Take the material below from its first line through the line containing "Answer: -85778342107/5401480 ≈ -15881." and, please, write those lines again exactly.

====== Task data

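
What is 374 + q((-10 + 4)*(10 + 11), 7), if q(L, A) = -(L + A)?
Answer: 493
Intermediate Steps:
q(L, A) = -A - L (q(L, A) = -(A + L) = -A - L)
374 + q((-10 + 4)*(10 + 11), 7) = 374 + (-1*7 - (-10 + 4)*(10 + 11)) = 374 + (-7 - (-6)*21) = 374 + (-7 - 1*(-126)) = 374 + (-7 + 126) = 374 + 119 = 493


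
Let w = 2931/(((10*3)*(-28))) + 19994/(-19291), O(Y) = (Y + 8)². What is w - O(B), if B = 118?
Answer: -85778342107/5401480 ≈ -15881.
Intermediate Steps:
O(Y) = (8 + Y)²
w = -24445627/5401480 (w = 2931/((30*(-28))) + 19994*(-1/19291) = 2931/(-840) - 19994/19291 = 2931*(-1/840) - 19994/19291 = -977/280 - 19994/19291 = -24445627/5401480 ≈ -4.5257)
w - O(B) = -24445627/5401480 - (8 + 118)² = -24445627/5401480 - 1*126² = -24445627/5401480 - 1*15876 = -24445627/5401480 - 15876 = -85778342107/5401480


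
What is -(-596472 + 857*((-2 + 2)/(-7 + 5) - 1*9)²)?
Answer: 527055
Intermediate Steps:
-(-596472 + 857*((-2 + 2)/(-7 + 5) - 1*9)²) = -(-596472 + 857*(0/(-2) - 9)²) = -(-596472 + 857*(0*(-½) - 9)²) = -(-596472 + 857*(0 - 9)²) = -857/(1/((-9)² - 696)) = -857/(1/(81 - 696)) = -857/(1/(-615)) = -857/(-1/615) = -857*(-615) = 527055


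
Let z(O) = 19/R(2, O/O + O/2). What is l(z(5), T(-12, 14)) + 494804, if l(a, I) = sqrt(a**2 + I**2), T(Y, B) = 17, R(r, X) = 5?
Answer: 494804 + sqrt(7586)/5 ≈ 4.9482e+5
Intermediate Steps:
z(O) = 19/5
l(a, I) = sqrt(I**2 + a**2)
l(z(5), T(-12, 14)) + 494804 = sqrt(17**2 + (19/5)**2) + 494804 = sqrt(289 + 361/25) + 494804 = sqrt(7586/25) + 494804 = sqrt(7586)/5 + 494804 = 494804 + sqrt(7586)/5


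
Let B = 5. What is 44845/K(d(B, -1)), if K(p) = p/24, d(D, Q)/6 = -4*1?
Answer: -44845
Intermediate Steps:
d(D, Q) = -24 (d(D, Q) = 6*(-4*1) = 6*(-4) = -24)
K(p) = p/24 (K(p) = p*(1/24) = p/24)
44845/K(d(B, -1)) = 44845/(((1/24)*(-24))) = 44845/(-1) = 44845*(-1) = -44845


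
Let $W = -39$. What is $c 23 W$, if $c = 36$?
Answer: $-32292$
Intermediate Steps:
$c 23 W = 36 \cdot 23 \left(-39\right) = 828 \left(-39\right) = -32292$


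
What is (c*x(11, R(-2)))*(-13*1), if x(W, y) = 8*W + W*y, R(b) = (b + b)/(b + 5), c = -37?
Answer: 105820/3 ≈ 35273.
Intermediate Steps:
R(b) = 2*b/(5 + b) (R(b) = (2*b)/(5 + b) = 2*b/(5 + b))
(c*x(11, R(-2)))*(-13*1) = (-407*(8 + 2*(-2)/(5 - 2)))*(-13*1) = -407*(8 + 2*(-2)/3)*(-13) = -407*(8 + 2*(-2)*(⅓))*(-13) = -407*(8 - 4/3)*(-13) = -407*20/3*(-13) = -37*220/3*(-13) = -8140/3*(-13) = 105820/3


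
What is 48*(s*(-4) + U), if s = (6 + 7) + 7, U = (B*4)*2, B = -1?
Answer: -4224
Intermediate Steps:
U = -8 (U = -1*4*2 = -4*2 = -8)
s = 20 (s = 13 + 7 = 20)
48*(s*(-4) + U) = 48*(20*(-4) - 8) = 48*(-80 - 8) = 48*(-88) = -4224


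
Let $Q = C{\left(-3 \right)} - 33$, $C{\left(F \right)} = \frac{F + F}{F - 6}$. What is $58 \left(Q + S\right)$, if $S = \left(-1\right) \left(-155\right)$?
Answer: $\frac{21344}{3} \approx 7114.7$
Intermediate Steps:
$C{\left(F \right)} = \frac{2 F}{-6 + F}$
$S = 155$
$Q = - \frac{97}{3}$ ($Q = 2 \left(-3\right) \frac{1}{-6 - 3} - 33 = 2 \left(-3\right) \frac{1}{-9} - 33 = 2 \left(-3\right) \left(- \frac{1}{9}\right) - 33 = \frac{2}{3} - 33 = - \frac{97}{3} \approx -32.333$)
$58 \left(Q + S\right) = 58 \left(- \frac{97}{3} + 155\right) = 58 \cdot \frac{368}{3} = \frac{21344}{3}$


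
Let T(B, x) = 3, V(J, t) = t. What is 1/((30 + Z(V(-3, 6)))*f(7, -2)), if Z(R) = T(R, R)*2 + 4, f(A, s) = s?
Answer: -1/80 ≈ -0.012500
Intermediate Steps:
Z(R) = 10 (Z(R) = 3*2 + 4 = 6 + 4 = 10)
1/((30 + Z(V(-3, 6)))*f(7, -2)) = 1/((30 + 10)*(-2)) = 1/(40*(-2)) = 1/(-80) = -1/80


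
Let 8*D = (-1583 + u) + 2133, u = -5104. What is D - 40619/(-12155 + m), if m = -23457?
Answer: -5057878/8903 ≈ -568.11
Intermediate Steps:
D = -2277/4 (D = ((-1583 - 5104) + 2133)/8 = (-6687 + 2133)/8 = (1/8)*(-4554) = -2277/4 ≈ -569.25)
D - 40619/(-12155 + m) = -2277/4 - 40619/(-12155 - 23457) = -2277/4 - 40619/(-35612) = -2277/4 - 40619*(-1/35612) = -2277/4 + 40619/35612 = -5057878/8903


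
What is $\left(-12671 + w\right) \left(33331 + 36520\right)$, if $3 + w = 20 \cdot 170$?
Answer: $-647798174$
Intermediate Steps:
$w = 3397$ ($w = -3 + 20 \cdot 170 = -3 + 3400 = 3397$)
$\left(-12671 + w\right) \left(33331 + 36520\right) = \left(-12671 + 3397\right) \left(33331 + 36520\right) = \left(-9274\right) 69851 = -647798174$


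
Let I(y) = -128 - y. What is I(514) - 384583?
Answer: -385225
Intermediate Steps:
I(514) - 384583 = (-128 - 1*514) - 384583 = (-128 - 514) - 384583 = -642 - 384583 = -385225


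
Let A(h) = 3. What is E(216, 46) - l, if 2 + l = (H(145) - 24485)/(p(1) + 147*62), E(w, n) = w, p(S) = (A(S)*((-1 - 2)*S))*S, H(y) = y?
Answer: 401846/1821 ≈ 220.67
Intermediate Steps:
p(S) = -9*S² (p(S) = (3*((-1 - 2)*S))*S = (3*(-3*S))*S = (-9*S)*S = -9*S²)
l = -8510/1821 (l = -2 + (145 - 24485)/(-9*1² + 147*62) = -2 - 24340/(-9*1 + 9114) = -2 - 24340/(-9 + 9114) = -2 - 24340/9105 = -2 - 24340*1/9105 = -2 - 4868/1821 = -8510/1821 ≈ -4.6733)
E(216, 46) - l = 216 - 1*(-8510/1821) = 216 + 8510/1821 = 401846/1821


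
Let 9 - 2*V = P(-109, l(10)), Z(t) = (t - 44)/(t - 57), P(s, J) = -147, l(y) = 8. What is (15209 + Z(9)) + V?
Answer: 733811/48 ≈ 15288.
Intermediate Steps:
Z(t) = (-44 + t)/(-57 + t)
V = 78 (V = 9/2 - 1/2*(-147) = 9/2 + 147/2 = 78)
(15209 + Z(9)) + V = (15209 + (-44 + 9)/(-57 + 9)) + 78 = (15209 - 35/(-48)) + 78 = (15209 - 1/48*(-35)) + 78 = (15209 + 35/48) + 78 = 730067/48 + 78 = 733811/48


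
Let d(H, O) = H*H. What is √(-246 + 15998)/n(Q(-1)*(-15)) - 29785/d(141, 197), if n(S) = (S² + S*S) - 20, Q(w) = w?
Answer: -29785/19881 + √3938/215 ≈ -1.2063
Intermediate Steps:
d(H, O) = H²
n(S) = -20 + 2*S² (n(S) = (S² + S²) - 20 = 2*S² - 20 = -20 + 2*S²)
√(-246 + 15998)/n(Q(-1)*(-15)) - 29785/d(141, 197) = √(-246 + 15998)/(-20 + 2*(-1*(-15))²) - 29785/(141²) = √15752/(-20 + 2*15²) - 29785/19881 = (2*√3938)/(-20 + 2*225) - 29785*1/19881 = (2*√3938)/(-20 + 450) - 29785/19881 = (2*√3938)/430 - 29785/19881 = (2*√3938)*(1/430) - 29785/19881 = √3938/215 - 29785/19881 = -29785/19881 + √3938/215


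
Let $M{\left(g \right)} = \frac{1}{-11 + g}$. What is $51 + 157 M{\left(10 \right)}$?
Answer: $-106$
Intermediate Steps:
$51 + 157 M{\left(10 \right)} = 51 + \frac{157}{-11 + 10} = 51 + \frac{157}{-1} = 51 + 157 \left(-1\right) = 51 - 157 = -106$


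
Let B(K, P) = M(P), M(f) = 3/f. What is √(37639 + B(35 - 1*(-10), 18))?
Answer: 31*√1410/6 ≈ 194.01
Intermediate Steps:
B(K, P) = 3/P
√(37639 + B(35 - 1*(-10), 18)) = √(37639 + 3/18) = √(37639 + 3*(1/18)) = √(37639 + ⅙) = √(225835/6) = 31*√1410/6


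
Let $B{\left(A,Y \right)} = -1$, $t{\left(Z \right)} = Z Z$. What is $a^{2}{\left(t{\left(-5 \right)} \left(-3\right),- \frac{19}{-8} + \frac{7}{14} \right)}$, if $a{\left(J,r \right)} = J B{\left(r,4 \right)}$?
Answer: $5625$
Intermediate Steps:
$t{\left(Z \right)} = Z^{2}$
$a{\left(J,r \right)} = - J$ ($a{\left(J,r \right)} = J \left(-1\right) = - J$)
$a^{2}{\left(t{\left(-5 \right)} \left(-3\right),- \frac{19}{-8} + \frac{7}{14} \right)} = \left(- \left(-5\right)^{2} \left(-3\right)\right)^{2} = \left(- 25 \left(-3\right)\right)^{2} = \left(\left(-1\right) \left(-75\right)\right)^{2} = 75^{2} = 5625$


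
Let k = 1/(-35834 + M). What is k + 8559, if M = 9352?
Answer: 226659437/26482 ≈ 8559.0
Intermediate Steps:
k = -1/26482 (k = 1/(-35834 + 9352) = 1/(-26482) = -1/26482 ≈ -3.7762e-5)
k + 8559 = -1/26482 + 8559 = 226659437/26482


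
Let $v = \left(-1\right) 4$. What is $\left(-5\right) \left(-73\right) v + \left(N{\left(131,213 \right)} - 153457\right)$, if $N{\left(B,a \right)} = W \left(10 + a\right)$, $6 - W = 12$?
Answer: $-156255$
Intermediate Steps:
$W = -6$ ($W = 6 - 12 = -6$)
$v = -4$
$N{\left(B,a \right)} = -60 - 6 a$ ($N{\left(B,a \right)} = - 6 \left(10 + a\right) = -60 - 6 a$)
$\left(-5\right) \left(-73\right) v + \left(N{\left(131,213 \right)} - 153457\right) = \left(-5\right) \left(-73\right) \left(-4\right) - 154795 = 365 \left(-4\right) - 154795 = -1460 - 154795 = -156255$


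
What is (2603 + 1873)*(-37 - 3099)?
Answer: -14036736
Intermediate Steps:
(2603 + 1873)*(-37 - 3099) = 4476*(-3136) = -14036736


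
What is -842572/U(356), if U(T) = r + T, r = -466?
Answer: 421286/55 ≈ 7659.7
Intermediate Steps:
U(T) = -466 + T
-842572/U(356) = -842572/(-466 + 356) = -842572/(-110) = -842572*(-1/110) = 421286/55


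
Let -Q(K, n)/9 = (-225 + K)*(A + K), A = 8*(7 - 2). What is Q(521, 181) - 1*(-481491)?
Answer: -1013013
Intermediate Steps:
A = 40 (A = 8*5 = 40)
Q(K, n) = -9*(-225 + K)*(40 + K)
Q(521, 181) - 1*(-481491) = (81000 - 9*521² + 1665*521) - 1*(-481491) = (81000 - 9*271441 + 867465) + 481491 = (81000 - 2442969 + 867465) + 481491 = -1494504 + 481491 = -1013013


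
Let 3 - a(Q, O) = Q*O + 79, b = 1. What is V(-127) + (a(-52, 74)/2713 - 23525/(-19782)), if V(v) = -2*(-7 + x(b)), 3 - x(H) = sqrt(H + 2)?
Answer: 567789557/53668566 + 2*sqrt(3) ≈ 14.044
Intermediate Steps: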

============

■ Your response
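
What is 374 + q((-10 + 4)*(10 + 11), 7), if q(L, A) = -(L + A)?
Answer: 493
Intermediate Steps:
q(L, A) = -A - L (q(L, A) = -(A + L) = -A - L)
374 + q((-10 + 4)*(10 + 11), 7) = 374 + (-1*7 - (-10 + 4)*(10 + 11)) = 374 + (-7 - (-6)*21) = 374 + (-7 - 1*(-126)) = 374 + (-7 + 126) = 374 + 119 = 493


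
Let w = 2931/(((10*3)*(-28))) + 19994/(-19291), O(Y) = (Y + 8)². What is w - O(B), if B = 118?
Answer: -85778342107/5401480 ≈ -15881.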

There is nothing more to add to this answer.